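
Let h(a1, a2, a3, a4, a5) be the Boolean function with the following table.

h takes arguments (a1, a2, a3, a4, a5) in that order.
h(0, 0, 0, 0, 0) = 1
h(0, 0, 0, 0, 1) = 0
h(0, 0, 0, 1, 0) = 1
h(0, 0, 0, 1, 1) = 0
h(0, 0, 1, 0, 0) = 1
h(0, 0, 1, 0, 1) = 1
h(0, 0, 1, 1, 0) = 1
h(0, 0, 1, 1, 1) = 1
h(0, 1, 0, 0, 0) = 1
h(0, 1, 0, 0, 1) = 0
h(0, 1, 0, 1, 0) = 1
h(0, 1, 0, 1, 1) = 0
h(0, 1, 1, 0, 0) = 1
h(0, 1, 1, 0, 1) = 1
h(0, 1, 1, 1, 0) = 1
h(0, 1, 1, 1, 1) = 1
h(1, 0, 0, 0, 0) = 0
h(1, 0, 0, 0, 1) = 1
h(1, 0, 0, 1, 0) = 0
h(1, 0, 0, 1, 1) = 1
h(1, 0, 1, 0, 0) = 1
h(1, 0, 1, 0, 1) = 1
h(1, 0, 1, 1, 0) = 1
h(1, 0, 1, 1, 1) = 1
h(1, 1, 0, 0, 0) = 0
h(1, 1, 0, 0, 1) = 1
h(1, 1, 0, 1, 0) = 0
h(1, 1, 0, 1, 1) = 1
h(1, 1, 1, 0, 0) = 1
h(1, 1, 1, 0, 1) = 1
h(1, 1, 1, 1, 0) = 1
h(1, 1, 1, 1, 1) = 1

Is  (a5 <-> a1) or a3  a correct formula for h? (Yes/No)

Yes

Evaluate (a5 <-> a1) or a3 on each row and compare to h:
  a1=0, a2=0, a3=0, a4=0, a5=0: formula gives 1, h = 1 ✓
  a1=0, a2=0, a3=0, a4=0, a5=1: formula gives 0, h = 0 ✓
  a1=0, a2=0, a3=0, a4=1, a5=0: formula gives 1, h = 1 ✓
  a1=0, a2=0, a3=0, a4=1, a5=1: formula gives 0, h = 0 ✓
  … (the remaining 28 rows also agree.)
All 32 rows match — the expression computes h exactly.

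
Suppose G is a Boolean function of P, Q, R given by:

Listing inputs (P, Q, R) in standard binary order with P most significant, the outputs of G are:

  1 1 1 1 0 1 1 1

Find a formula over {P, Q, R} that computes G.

G is 0 on exactly one input, (1,0,0), whose minterm is P·¬Q·¬R. So G is the negation of that single conjunction.

G(P, Q, R) = ¬((P ∧ ¬Q) ∧ ¬R)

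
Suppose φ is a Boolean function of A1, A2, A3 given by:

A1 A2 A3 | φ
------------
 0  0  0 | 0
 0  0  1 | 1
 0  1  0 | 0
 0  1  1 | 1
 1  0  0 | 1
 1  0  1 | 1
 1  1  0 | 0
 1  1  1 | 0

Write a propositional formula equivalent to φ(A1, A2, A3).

The 1-rows are (0,0,1), (0,1,1), (1,0,0), (1,0,1). Each contributes one minterm — ¬A1·¬A2·A3; ¬A1·A2·A3; A1·¬A2·¬A3; A1·¬A2·A3 — and their disjunction is a sum-of-products form of φ.

φ(A1, A2, A3) = ((((A1' · A2') · A3) + ((A1' · A2) · A3)) + ((A1 · A2') · A3')) + ((A1 · A2') · A3)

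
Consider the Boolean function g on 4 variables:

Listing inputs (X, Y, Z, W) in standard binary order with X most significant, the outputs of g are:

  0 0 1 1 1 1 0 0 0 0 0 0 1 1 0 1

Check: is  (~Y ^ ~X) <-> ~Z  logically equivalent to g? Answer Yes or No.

Evaluate (~Y ^ ~X) <-> ~Z on each row and compare to g:
  X=0, Y=0, Z=0, W=0: formula gives 0, g = 0 ✓
  X=0, Y=0, Z=0, W=1: formula gives 0, g = 0 ✓
  X=0, Y=0, Z=1, W=0: formula gives 1, g = 1 ✓
  X=0, Y=0, Z=1, W=1: formula gives 1, g = 1 ✓
  …
  X=1, Y=0, Z=0, W=0: formula gives 1, but g = 0 ✗
A single disagreement suffices: at (1,0,0,0) they differ, so the formula does not compute g.

No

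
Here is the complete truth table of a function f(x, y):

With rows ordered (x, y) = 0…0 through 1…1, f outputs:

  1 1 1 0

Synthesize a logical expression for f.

f(x, y) = ¬(x ∧ y)

The output is 0 only when every input is 1 — NAND of all inputs.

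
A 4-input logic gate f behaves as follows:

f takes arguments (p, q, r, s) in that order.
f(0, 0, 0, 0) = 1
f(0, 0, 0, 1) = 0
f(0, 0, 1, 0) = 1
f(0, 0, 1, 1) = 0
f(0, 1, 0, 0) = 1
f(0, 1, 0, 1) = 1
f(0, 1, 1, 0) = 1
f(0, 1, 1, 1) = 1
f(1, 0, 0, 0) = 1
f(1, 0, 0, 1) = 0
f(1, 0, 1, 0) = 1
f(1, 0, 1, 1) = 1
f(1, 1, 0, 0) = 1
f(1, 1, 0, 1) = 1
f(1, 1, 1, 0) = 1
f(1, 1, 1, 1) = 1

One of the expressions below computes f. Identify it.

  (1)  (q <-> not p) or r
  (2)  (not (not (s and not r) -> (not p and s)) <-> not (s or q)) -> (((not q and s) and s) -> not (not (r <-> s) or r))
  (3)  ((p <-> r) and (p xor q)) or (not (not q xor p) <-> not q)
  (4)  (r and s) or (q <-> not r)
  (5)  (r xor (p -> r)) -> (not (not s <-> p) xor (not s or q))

(1) disagrees with f on (0,0,0,0) (formula → 0, table → 1); rule it out.
(3) disagrees with f on (0,0,0,0) (formula → 0, table → 1); rule it out.
(4) disagrees with f on (0,0,0,0) (formula → 0, table → 1); rule it out.
(5) disagrees with f on (0,0,0,0) (formula → 0, table → 1); rule it out.
That leaves (2). Evaluating it on every row reproduces the table of f exactly.

2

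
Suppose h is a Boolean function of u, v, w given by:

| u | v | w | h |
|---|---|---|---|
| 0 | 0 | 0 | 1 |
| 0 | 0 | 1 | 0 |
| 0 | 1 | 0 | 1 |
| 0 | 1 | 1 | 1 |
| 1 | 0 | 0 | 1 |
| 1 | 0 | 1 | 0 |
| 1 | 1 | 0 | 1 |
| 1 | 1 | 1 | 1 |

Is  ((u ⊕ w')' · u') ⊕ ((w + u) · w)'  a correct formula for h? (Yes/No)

No

Test each input against both h and the formula:
  u=0, v=0, w=0: formula gives 1, h = 1 ✓
  u=0, v=0, w=1: formula gives 1, but h = 0 ✗
Row (0,0,1) is a counterexample, so the formula is not equivalent to h.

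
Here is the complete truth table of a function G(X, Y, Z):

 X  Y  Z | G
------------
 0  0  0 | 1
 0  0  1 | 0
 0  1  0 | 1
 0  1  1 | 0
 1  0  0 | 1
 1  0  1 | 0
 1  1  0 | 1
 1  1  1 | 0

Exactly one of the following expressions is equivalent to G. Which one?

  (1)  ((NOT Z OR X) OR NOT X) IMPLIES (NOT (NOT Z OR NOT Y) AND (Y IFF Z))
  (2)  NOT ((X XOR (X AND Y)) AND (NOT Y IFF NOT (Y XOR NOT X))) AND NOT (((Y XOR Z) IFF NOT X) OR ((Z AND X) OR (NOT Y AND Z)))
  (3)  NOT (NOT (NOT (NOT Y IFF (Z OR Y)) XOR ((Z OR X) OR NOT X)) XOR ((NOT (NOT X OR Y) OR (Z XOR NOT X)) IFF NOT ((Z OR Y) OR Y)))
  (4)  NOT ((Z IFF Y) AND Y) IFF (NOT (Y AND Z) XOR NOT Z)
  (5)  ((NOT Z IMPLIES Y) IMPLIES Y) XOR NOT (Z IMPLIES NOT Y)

5

(1): at (0,0,0) it gives 0, but G = 1 — eliminated.
(2): at (0,1,0) it gives 0, but G = 1 — eliminated.
(3): at (0,1,0) it gives 0, but G = 1 — eliminated.
(4): at (0,0,0) it gives 0, but G = 1 — eliminated.
Only (5) survives; checking it on all 8 rows confirms it matches G.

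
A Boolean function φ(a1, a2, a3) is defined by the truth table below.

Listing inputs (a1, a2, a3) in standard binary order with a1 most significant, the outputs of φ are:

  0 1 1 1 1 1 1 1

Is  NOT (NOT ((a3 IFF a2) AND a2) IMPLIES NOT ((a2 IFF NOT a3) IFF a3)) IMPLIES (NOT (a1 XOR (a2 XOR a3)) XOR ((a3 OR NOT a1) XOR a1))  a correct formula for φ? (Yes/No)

Yes

Test each input against both φ and the formula:
  a1=0, a2=0, a3=0: formula gives 0, φ = 0 ✓
  a1=0, a2=0, a3=1: formula gives 1, φ = 1 ✓
  a1=0, a2=1, a3=0: formula gives 1, φ = 1 ✓
  a1=0, a2=1, a3=1: formula gives 1, φ = 1 ✓
  a1=1, a2=0, a3=0: formula gives 1, φ = 1 ✓
  … (the remaining 3 rows also agree.)
Every row agrees, so the formula is equivalent.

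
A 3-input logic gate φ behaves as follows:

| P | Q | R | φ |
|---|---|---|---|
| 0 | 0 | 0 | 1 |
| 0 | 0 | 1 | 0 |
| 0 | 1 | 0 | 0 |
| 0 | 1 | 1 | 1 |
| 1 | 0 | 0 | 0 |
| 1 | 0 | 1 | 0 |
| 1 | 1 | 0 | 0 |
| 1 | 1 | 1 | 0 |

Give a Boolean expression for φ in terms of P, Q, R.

φ(P, Q, R) = ((P' · Q') · R') + ((P' · Q) · R)

The 1-rows are (0,0,0), (0,1,1). Each contributes one minterm — ¬P·¬Q·¬R; ¬P·Q·R — and their disjunction is a sum-of-products form of φ.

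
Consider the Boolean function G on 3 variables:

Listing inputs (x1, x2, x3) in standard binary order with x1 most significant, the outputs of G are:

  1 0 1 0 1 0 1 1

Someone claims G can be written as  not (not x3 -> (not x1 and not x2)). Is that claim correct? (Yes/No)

Check the formula against G row by row:
  x1=0, x2=0, x3=0: formula gives 0, but G = 1 ✗
Row (0,0,0) is a counterexample, so the formula is not equivalent to G.

No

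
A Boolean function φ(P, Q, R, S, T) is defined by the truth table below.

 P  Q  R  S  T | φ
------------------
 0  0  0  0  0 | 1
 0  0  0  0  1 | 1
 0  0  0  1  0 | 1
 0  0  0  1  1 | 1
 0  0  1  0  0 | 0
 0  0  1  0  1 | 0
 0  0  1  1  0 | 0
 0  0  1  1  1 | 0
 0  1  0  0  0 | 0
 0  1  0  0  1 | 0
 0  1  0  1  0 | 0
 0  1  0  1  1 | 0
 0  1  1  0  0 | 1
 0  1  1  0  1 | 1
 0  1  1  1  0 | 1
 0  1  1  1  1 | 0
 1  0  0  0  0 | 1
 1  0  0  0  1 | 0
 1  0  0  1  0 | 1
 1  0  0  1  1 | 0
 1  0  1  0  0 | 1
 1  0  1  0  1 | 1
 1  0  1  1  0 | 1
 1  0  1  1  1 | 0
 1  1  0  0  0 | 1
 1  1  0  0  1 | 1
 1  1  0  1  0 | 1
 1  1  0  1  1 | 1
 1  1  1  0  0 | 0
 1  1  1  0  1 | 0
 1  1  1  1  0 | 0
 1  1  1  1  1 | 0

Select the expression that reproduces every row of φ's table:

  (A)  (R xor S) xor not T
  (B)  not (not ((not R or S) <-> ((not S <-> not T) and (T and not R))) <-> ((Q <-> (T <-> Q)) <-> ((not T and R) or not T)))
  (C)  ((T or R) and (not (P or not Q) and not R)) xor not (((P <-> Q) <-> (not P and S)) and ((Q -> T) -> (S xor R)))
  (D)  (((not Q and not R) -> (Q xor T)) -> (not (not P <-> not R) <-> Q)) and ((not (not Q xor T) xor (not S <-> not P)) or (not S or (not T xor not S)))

D

(A): at (0,0,0,0,1) it gives 0, but φ = 1 — eliminated.
(B): at (0,0,0,1,1) it gives 0, but φ = 1 — eliminated.
(C): at (0,0,0,1,0) it gives 0, but φ = 1 — eliminated.
Only (D) survives; checking it on all 32 rows confirms it matches φ.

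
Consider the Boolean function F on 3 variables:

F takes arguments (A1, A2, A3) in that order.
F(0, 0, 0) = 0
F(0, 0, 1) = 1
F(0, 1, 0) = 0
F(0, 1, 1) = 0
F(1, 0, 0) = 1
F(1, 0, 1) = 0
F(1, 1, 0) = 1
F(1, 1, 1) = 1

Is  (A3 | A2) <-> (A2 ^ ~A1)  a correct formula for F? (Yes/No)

Evaluate (A3 | A2) <-> (A2 ^ ~A1) on each row and compare to F:
  A1=0, A2=0, A3=0: formula gives 0, F = 0 ✓
  A1=0, A2=0, A3=1: formula gives 1, F = 1 ✓
  A1=0, A2=1, A3=0: formula gives 0, F = 0 ✓
  A1=0, A2=1, A3=1: formula gives 0, F = 0 ✓
  A1=1, A2=0, A3=0: formula gives 1, F = 1 ✓
  …and likewise for the remaining 3 rows.
No disagreement on any input; they are logically equivalent.

Yes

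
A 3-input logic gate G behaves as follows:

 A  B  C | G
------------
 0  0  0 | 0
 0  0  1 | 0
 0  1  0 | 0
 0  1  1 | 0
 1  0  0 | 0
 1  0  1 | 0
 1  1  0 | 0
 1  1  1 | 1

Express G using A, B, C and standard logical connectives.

G(A, B, C) = (A AND B) AND C

Only row (1,1,1) gives 1. That row's minterm A·B·C is G directly.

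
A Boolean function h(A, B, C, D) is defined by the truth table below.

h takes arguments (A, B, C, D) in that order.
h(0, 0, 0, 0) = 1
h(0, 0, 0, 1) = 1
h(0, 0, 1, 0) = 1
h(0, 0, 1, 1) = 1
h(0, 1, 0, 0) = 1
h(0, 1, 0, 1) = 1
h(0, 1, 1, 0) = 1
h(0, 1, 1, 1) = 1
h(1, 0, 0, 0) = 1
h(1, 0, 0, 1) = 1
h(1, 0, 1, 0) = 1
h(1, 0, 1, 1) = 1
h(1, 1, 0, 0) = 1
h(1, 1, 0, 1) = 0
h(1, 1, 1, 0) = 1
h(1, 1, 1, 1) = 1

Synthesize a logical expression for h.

h(A, B, C, D) = ¬(((A ∧ B) ∧ ¬C) ∧ D)

Only row (1,1,0,1) gives 0. So h is 1 everywhere except there — the complement of the minterm A·B·¬C·D.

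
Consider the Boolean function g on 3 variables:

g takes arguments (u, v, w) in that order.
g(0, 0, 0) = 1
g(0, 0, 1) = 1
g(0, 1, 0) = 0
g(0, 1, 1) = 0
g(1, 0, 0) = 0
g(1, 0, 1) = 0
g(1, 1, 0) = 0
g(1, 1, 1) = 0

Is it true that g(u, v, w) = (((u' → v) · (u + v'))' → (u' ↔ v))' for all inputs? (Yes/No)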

-- ASSIGNED TASK --
Quote, word for word, every line from the top of the entries through the line that holds "h(0, 1, 0, 0, 0) = 1".

-- OUTPUT FOR THIS EXERCISE --
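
Let h(a1, a2, a3, a4, a5) be the Boolean function with the following table.

h takes arguments (a1, a2, a3, a4, a5) in that order.
h(0, 0, 0, 0, 0) = 1
h(0, 0, 0, 0, 1) = 0
h(0, 0, 0, 1, 0) = 1
h(0, 0, 0, 1, 1) = 0
h(0, 0, 1, 0, 0) = 1
h(0, 0, 1, 0, 1) = 1
h(0, 0, 1, 1, 0) = 1
h(0, 0, 1, 1, 1) = 1
h(0, 1, 0, 0, 0) = 1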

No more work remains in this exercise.